◆ **Exercise description**
Your task is to output the entries below word for word.

◆ **Data extracts**
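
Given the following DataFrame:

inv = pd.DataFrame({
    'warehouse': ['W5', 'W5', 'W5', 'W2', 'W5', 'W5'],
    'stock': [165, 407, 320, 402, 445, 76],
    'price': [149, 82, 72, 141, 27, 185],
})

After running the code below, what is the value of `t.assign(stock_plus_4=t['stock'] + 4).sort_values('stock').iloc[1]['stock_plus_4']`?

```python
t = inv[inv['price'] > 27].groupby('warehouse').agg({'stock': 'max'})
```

filter rows where price > 27:
  warehouse  stock  price
0        W5    165    149
1        W5    407     82
2        W5    320     72
3        W2    402    141
5        W5     76    185
group by warehouse, max of stock:
           stock
warehouse       
W2           402
W5           407
add column stock_plus_4 = t['stock'] + 4:
           stock  stock_plus_4
warehouse                     
W2           402           406
W5           407           411
sort by stock:
           stock  stock_plus_4
warehouse                     
W2           402           406
W5           407           411
So iloc[1]['stock_plus_4'] = 411.

411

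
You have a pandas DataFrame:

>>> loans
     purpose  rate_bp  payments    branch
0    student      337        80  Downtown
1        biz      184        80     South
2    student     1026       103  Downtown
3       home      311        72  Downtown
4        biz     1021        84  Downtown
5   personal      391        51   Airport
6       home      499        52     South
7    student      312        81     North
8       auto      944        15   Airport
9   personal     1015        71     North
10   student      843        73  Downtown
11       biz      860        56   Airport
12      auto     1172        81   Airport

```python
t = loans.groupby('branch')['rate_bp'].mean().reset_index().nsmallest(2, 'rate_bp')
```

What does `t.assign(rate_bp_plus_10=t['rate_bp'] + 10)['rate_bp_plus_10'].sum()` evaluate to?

group by branch, mean of rate_bp:
branch
Airport     841.75
Downtown    707.60
North       663.50
South       341.50
Name: rate_bp, dtype: float64
reset_index():
     branch  rate_bp
0   Airport   841.75
1  Downtown   707.60
2     North   663.50
3     South   341.50
take 2 rows with smallest rate_bp:
  branch  rate_bp
3  South    341.5
2  North    663.5
add column rate_bp_plus_10 = t['rate_bp'] + 10:
  branch  rate_bp  rate_bp_plus_10
3  South    341.5            351.5
2  North    663.5            673.5
Taking the sum of column 'rate_bp_plus_10' gives 1025.0.

1025.0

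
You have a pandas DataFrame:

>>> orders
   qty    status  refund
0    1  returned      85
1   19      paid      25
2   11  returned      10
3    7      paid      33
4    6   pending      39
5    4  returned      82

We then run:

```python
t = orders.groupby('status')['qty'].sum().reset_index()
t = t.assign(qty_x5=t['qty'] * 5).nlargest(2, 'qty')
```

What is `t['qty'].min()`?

16

group by status, sum of qty:
status
paid        26
pending      6
returned    16
Name: qty, dtype: int64
reset_index():
     status  qty
0      paid   26
1   pending    6
2  returned   16
add column qty_x5 = t['qty'] * 5:
     status  qty  qty_x5
0      paid   26     130
1   pending    6      30
2  returned   16      80
take 2 rows with largest qty:
     status  qty  qty_x5
0      paid   26     130
2  returned   16      80
Hence 16.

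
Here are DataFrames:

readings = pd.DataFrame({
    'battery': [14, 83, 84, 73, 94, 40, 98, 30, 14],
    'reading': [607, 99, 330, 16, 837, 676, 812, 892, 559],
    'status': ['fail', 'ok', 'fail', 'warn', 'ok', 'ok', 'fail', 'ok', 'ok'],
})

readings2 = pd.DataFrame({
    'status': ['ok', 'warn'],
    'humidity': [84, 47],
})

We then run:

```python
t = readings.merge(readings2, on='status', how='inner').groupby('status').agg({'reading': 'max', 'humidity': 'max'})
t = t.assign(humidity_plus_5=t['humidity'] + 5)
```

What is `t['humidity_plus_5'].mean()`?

merge on 'status' (how='inner') → 6 rows:
   battery  reading status  humidity
0       83       99     ok        84
1       73       16   warn        47
2       94      837     ok        84
3       40      676     ok        84
4       30      892     ok        84
5       14      559     ok        84
group by status: max(reading), max(humidity):
        reading  humidity
status                   
ok          892        84
warn         16        47
add column humidity_plus_5 = t['humidity'] + 5:
        reading  humidity  humidity_plus_5
status                                    
ok          892        84               89
warn         16        47               52

70.5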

◆ **Answer for the task**
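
Given the following DataFrame:

inv = pd.DataFrame({
    'warehouse': ['W5', 'W5', 'W5', 'W2', 'W5', 'W5'],
    'stock': [165, 407, 320, 402, 445, 76],
    'price': [149, 82, 72, 141, 27, 185],
})

After running the code below, what is the value of `t.assign(stock_plus_4=t['stock'] + 4).sort_values('stock').iloc[1]['stock_plus_4']`?

```python
t = inv[inv['price'] > 27].groupby('warehouse').agg({'stock': 'max'})
```

filter rows where price > 27:
  warehouse  stock  price
0        W5    165    149
1        W5    407     82
2        W5    320     72
3        W2    402    141
5        W5     76    185
group by warehouse, max of stock:
           stock
warehouse       
W2           402
W5           407
add column stock_plus_4 = t['stock'] + 4:
           stock  stock_plus_4
warehouse                     
W2           402           406
W5           407           411
sort by stock:
           stock  stock_plus_4
warehouse                     
W2           402           406
W5           407           411
So iloc[1]['stock_plus_4'] = 411.

411

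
You have a pandas DataFrame:

>>> loans
     purpose  rate_bp  payments    branch
0    student      337        80  Downtown
1        biz      184        80     South
2    student     1026       103  Downtown
3       home      311        72  Downtown
4        biz     1021        84  Downtown
5   personal      391        51   Airport
6       home      499        52     South
7    student      312        81     North
8       auto      944        15   Airport
9   personal     1015        71     North
10   student      843        73  Downtown
11       biz      860        56   Airport
12      auto     1172        81   Airport

```python
t = loans.groupby('branch')['rate_bp'].mean().reset_index().nsmallest(2, 'rate_bp')
```

What does `t.assign(rate_bp_plus_10=t['rate_bp'] + 10)['rate_bp_plus_10'].sum()` evaluate to?

group by branch, mean of rate_bp:
branch
Airport     841.75
Downtown    707.60
North       663.50
South       341.50
Name: rate_bp, dtype: float64
reset_index():
     branch  rate_bp
0   Airport   841.75
1  Downtown   707.60
2     North   663.50
3     South   341.50
take 2 rows with smallest rate_bp:
  branch  rate_bp
3  South    341.5
2  North    663.5
add column rate_bp_plus_10 = t['rate_bp'] + 10:
  branch  rate_bp  rate_bp_plus_10
3  South    341.5            351.5
2  North    663.5            673.5
Taking the sum of column 'rate_bp_plus_10' gives 1025.0.

1025.0

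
You have a pandas DataFrame:

>>> orders
   qty    status  refund
0    1  returned      85
1   19      paid      25
2   11  returned      10
3    7      paid      33
4    6   pending      39
5    4  returned      82

We then run:

```python
t = orders.groupby('status')['qty'].sum().reset_index()
t = t.assign(qty_x5=t['qty'] * 5).nlargest(2, 'qty')
```

What is `t['qty'].min()`?

16

group by status, sum of qty:
status
paid        26
pending      6
returned    16
Name: qty, dtype: int64
reset_index():
     status  qty
0      paid   26
1   pending    6
2  returned   16
add column qty_x5 = t['qty'] * 5:
     status  qty  qty_x5
0      paid   26     130
1   pending    6      30
2  returned   16      80
take 2 rows with largest qty:
     status  qty  qty_x5
0      paid   26     130
2  returned   16      80
Hence 16.

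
Here are DataFrames:

readings = pd.DataFrame({
    'battery': [14, 83, 84, 73, 94, 40, 98, 30, 14],
    'reading': [607, 99, 330, 16, 837, 676, 812, 892, 559],
    'status': ['fail', 'ok', 'fail', 'warn', 'ok', 'ok', 'fail', 'ok', 'ok'],
})

readings2 = pd.DataFrame({
    'status': ['ok', 'warn'],
    'humidity': [84, 47],
})

We then run:

```python
t = readings.merge(readings2, on='status', how='inner').groupby('status').agg({'reading': 'max', 'humidity': 'max'})
t = t.assign(humidity_plus_5=t['humidity'] + 5)
```

What is `t['humidity_plus_5'].mean()`?

merge on 'status' (how='inner') → 6 rows:
   battery  reading status  humidity
0       83       99     ok        84
1       73       16   warn        47
2       94      837     ok        84
3       40      676     ok        84
4       30      892     ok        84
5       14      559     ok        84
group by status: max(reading), max(humidity):
        reading  humidity
status                   
ok          892        84
warn         16        47
add column humidity_plus_5 = t['humidity'] + 5:
        reading  humidity  humidity_plus_5
status                                    
ok          892        84               89
warn         16        47               52

70.5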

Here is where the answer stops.